* TASK DIRECTIONS:
The answer must be an exact copy of every record.

--------

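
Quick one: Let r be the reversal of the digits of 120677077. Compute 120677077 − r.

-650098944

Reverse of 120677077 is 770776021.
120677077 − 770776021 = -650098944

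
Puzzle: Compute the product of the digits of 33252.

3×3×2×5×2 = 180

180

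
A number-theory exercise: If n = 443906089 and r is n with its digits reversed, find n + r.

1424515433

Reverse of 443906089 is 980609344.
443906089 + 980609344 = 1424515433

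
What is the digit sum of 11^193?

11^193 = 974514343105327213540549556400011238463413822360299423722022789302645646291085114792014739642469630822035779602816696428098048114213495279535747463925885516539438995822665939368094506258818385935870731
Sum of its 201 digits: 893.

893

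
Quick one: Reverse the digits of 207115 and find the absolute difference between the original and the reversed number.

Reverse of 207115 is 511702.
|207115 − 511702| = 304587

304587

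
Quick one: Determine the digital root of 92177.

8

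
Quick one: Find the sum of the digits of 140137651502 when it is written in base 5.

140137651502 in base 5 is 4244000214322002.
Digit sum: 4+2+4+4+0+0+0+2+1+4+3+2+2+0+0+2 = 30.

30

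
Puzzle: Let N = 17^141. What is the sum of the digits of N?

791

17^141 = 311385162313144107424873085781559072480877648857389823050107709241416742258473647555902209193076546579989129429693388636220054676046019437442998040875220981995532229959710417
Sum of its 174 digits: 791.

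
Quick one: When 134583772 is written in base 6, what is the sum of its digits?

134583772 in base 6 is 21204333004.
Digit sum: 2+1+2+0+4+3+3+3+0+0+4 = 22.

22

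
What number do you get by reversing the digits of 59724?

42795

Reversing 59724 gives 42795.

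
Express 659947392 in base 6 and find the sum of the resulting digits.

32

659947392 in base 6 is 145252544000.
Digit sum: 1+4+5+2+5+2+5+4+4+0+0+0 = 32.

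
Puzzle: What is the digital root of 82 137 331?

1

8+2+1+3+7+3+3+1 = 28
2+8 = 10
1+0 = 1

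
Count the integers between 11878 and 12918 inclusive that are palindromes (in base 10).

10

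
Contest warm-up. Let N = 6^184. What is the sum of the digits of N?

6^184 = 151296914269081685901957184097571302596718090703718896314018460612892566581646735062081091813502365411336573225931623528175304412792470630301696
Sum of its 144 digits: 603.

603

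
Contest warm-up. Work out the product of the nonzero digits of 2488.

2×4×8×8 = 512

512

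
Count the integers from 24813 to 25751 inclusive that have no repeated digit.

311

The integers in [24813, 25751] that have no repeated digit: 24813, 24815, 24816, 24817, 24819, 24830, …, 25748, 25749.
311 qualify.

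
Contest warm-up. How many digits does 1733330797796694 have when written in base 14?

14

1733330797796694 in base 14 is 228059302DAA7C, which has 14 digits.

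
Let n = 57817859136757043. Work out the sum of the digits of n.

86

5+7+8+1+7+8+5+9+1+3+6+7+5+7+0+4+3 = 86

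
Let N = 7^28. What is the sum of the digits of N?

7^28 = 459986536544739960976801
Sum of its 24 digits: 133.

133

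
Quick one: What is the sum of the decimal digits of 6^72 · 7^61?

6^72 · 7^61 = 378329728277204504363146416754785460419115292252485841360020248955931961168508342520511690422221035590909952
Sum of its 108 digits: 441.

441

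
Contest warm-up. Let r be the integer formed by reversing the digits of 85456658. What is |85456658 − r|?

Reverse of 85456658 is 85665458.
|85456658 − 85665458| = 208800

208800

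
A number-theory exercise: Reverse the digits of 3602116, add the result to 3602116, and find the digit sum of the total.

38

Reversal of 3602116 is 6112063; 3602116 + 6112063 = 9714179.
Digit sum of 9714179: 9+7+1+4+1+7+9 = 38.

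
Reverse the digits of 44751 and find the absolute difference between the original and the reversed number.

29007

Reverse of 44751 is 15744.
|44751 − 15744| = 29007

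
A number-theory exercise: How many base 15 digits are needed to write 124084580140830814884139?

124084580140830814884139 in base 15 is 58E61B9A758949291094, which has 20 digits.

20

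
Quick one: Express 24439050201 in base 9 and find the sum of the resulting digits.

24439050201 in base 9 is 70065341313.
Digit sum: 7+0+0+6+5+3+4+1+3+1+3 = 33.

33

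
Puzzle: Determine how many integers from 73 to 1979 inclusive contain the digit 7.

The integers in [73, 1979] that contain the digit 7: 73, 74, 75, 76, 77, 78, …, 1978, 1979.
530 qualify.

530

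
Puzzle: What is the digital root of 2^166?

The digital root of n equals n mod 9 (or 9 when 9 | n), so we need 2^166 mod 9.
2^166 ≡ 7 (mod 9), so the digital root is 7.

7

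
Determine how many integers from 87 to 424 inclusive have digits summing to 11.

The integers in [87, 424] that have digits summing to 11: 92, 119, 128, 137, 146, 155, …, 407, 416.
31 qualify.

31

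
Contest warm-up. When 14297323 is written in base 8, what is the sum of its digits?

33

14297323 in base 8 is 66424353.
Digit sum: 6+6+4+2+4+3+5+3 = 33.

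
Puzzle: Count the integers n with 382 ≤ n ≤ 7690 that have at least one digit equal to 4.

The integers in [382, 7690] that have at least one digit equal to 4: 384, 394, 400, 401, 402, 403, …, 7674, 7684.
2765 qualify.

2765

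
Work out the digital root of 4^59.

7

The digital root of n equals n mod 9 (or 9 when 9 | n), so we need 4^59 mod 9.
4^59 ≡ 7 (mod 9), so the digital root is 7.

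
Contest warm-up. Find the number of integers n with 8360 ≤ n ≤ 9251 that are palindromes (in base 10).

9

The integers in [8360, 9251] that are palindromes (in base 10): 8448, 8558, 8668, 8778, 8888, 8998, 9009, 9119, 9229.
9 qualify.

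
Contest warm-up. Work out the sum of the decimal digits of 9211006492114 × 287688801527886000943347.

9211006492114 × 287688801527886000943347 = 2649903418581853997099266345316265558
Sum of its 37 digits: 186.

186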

--------

* RESPONSE:
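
Quick one: Let r be the reversal of the digits of 120677077. Compute 120677077 − r.

-650098944

Reverse of 120677077 is 770776021.
120677077 − 770776021 = -650098944

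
Puzzle: Compute the product of the digits of 33252.

3×3×2×5×2 = 180

180

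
A number-theory exercise: If n = 443906089 and r is n with its digits reversed, find n + r.

1424515433

Reverse of 443906089 is 980609344.
443906089 + 980609344 = 1424515433

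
What is the digit sum of 11^193?

11^193 = 974514343105327213540549556400011238463413822360299423722022789302645646291085114792014739642469630822035779602816696428098048114213495279535747463925885516539438995822665939368094506258818385935870731
Sum of its 201 digits: 893.

893

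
Quick one: Reverse the digits of 207115 and find the absolute difference between the original and the reversed number.

Reverse of 207115 is 511702.
|207115 − 511702| = 304587

304587

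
Quick one: Determine the digital root of 92177.

8

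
Quick one: Find the sum of the digits of 140137651502 when it is written in base 5.

140137651502 in base 5 is 4244000214322002.
Digit sum: 4+2+4+4+0+0+0+2+1+4+3+2+2+0+0+2 = 30.

30

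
Puzzle: Let N = 17^141. What is the sum of the digits of N?

791

17^141 = 311385162313144107424873085781559072480877648857389823050107709241416742258473647555902209193076546579989129429693388636220054676046019437442998040875220981995532229959710417
Sum of its 174 digits: 791.

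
Quick one: When 134583772 is written in base 6, what is the sum of its digits?

134583772 in base 6 is 21204333004.
Digit sum: 2+1+2+0+4+3+3+3+0+0+4 = 22.

22

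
What number do you get by reversing the digits of 59724?

42795

Reversing 59724 gives 42795.

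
Express 659947392 in base 6 and find the sum of the resulting digits.

32

659947392 in base 6 is 145252544000.
Digit sum: 1+4+5+2+5+2+5+4+4+0+0+0 = 32.

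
Puzzle: What is the digital root of 82 137 331?

1

8+2+1+3+7+3+3+1 = 28
2+8 = 10
1+0 = 1

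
Count the integers between 11878 and 12918 inclusive that are palindromes (in base 10).

10

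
Contest warm-up. Let N = 6^184. What is the sum of the digits of N?

6^184 = 151296914269081685901957184097571302596718090703718896314018460612892566581646735062081091813502365411336573225931623528175304412792470630301696
Sum of its 144 digits: 603.

603

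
Contest warm-up. Work out the product of the nonzero digits of 2488.

2×4×8×8 = 512

512

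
Count the integers from 24813 to 25751 inclusive that have no repeated digit.

311

The integers in [24813, 25751] that have no repeated digit: 24813, 24815, 24816, 24817, 24819, 24830, …, 25748, 25749.
311 qualify.

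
Contest warm-up. How many digits does 1733330797796694 have when written in base 14?

14

1733330797796694 in base 14 is 228059302DAA7C, which has 14 digits.

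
Let n = 57817859136757043. Work out the sum of the digits of n.

86

5+7+8+1+7+8+5+9+1+3+6+7+5+7+0+4+3 = 86

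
Let N = 7^28. What is the sum of the digits of N?

7^28 = 459986536544739960976801
Sum of its 24 digits: 133.

133

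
Quick one: What is the sum of the decimal digits of 6^72 · 7^61?

6^72 · 7^61 = 378329728277204504363146416754785460419115292252485841360020248955931961168508342520511690422221035590909952
Sum of its 108 digits: 441.

441

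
Contest warm-up. Let r be the integer formed by reversing the digits of 85456658. What is |85456658 − r|?

Reverse of 85456658 is 85665458.
|85456658 − 85665458| = 208800

208800

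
A number-theory exercise: Reverse the digits of 3602116, add the result to 3602116, and find the digit sum of the total.

38

Reversal of 3602116 is 6112063; 3602116 + 6112063 = 9714179.
Digit sum of 9714179: 9+7+1+4+1+7+9 = 38.

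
Reverse the digits of 44751 and find the absolute difference between the original and the reversed number.

29007

Reverse of 44751 is 15744.
|44751 − 15744| = 29007

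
A number-theory exercise: How many base 15 digits are needed to write 124084580140830814884139?

124084580140830814884139 in base 15 is 58E61B9A758949291094, which has 20 digits.

20

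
Quick one: Express 24439050201 in base 9 and find the sum of the resulting digits.

24439050201 in base 9 is 70065341313.
Digit sum: 7+0+0+6+5+3+4+1+3+1+3 = 33.

33

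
Puzzle: Determine how many integers from 73 to 1979 inclusive contain the digit 7.

The integers in [73, 1979] that contain the digit 7: 73, 74, 75, 76, 77, 78, …, 1978, 1979.
530 qualify.

530

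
Puzzle: What is the digital root of 2^166?

The digital root of n equals n mod 9 (or 9 when 9 | n), so we need 2^166 mod 9.
2^166 ≡ 7 (mod 9), so the digital root is 7.

7

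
Determine how many integers from 87 to 424 inclusive have digits summing to 11.

The integers in [87, 424] that have digits summing to 11: 92, 119, 128, 137, 146, 155, …, 407, 416.
31 qualify.

31

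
Contest warm-up. When 14297323 is written in base 8, what is the sum of its digits?

33

14297323 in base 8 is 66424353.
Digit sum: 6+6+4+2+4+3+5+3 = 33.

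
Puzzle: Count the integers n with 382 ≤ n ≤ 7690 that have at least one digit equal to 4.

The integers in [382, 7690] that have at least one digit equal to 4: 384, 394, 400, 401, 402, 403, …, 7674, 7684.
2765 qualify.

2765

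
Work out the digital root of 4^59.

7

The digital root of n equals n mod 9 (or 9 when 9 | n), so we need 4^59 mod 9.
4^59 ≡ 7 (mod 9), so the digital root is 7.

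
Contest warm-up. Find the number of integers n with 8360 ≤ n ≤ 9251 that are palindromes (in base 10).

9

The integers in [8360, 9251] that are palindromes (in base 10): 8448, 8558, 8668, 8778, 8888, 8998, 9009, 9119, 9229.
9 qualify.

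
Contest warm-up. Work out the sum of the decimal digits of 9211006492114 × 287688801527886000943347.

9211006492114 × 287688801527886000943347 = 2649903418581853997099266345316265558
Sum of its 37 digits: 186.

186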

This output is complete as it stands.